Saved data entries
=-=-=-=-=

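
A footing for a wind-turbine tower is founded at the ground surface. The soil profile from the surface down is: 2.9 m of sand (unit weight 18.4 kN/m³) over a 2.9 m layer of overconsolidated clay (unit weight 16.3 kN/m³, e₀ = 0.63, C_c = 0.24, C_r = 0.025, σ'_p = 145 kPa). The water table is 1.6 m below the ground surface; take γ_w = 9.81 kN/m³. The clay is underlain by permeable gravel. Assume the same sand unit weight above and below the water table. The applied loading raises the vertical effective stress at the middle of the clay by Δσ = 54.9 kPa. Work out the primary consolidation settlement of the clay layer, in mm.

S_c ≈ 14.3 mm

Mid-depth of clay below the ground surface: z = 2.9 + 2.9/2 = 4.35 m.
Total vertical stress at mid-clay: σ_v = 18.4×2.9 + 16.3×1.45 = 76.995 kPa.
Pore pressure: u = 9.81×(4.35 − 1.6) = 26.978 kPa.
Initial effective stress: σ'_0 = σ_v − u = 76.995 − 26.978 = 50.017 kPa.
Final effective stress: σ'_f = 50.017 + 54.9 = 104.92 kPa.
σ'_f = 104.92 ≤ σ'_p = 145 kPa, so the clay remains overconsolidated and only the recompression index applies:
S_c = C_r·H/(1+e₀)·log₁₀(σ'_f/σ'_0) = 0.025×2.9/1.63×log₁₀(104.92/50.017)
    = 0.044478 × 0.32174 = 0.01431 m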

=-=-=-=-=

- Your assignment: Please return every line of the data, unaltered.

- Your solution:
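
A footing for a wind-turbine tower is founded at the ground surface. The soil profile from the surface down is: 2.9 m of sand (unit weight 18.4 kN/m³) over a 2.9 m layer of overconsolidated clay (unit weight 16.3 kN/m³, e₀ = 0.63, C_c = 0.24, C_r = 0.025, σ'_p = 145 kPa). The water table is 1.6 m below the ground surface; take γ_w = 9.81 kN/m³. The clay is underlain by permeable gravel. Assume the same sand unit weight above and below the water table. The applied loading raises the vertical effective stress at the middle of the clay by Δσ = 54.9 kPa. Work out the primary consolidation settlement of the clay layer, in mm.

S_c ≈ 14.3 mm

Mid-depth of clay below the ground surface: z = 2.9 + 2.9/2 = 4.35 m.
Total vertical stress at mid-clay: σ_v = 18.4×2.9 + 16.3×1.45 = 76.995 kPa.
Pore pressure: u = 9.81×(4.35 − 1.6) = 26.978 kPa.
Initial effective stress: σ'_0 = σ_v − u = 76.995 − 26.978 = 50.017 kPa.
Final effective stress: σ'_f = 50.017 + 54.9 = 104.92 kPa.
σ'_f = 104.92 ≤ σ'_p = 145 kPa, so the clay remains overconsolidated and only the recompression index applies:
S_c = C_r·H/(1+e₀)·log₁₀(σ'_f/σ'_0) = 0.025×2.9/1.63×log₁₀(104.92/50.017)
    = 0.044478 × 0.32174 = 0.01431 m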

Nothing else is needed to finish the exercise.